### [Input data]
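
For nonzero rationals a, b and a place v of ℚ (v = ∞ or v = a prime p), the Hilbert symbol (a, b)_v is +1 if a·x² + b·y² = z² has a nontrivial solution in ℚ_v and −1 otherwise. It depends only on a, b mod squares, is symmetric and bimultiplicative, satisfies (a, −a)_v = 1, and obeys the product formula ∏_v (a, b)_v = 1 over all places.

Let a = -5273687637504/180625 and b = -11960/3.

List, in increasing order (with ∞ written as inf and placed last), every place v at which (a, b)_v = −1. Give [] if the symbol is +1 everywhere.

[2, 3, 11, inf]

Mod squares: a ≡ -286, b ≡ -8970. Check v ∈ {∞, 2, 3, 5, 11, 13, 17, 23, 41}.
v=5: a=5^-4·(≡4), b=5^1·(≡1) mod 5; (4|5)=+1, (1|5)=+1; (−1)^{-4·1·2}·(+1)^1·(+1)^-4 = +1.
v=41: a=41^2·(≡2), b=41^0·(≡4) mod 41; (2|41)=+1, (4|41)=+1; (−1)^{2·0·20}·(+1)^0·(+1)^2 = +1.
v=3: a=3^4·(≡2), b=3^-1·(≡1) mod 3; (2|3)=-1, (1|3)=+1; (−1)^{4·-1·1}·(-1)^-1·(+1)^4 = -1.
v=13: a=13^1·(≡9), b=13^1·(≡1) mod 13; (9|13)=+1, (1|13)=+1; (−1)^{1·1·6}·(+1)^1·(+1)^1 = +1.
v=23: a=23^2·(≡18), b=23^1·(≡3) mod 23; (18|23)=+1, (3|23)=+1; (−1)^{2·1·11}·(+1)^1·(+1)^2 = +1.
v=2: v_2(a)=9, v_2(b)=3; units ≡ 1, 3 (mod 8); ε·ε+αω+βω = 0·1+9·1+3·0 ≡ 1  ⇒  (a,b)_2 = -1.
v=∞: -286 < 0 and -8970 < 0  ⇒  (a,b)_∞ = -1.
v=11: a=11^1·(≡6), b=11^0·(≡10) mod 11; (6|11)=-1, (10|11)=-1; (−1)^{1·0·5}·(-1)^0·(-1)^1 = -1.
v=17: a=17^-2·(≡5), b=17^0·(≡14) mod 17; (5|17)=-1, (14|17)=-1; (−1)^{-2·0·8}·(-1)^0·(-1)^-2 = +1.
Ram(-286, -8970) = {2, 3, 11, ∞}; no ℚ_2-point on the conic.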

### [What the exercise asks]
Above are the records; copy all of them exactly.

### [Final answer]
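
For nonzero rationals a, b and a place v of ℚ (v = ∞ or v = a prime p), the Hilbert symbol (a, b)_v is +1 if a·x² + b·y² = z² has a nontrivial solution in ℚ_v and −1 otherwise. It depends only on a, b mod squares, is symmetric and bimultiplicative, satisfies (a, −a)_v = 1, and obeys the product formula ∏_v (a, b)_v = 1 over all places.

Let a = -5273687637504/180625 and b = -11960/3.

List, in increasing order (with ∞ written as inf and placed last), every place v at which (a, b)_v = −1. Give [] if the symbol is +1 everywhere.

[2, 3, 11, inf]

Mod squares: a ≡ -286, b ≡ -8970. Check v ∈ {∞, 2, 3, 5, 11, 13, 17, 23, 41}.
v=5: a=5^-4·(≡4), b=5^1·(≡1) mod 5; (4|5)=+1, (1|5)=+1; (−1)^{-4·1·2}·(+1)^1·(+1)^-4 = +1.
v=41: a=41^2·(≡2), b=41^0·(≡4) mod 41; (2|41)=+1, (4|41)=+1; (−1)^{2·0·20}·(+1)^0·(+1)^2 = +1.
v=3: a=3^4·(≡2), b=3^-1·(≡1) mod 3; (2|3)=-1, (1|3)=+1; (−1)^{4·-1·1}·(-1)^-1·(+1)^4 = -1.
v=13: a=13^1·(≡9), b=13^1·(≡1) mod 13; (9|13)=+1, (1|13)=+1; (−1)^{1·1·6}·(+1)^1·(+1)^1 = +1.
v=23: a=23^2·(≡18), b=23^1·(≡3) mod 23; (18|23)=+1, (3|23)=+1; (−1)^{2·1·11}·(+1)^1·(+1)^2 = +1.
v=2: v_2(a)=9, v_2(b)=3; units ≡ 1, 3 (mod 8); ε·ε+αω+βω = 0·1+9·1+3·0 ≡ 1  ⇒  (a,b)_2 = -1.
v=∞: -286 < 0 and -8970 < 0  ⇒  (a,b)_∞ = -1.
v=11: a=11^1·(≡6), b=11^0·(≡10) mod 11; (6|11)=-1, (10|11)=-1; (−1)^{1·0·5}·(-1)^0·(-1)^1 = -1.
v=17: a=17^-2·(≡5), b=17^0·(≡14) mod 17; (5|17)=-1, (14|17)=-1; (−1)^{-2·0·8}·(-1)^0·(-1)^-2 = +1.
Ram(-286, -8970) = {2, 3, 11, ∞}; no ℚ_2-point on the conic.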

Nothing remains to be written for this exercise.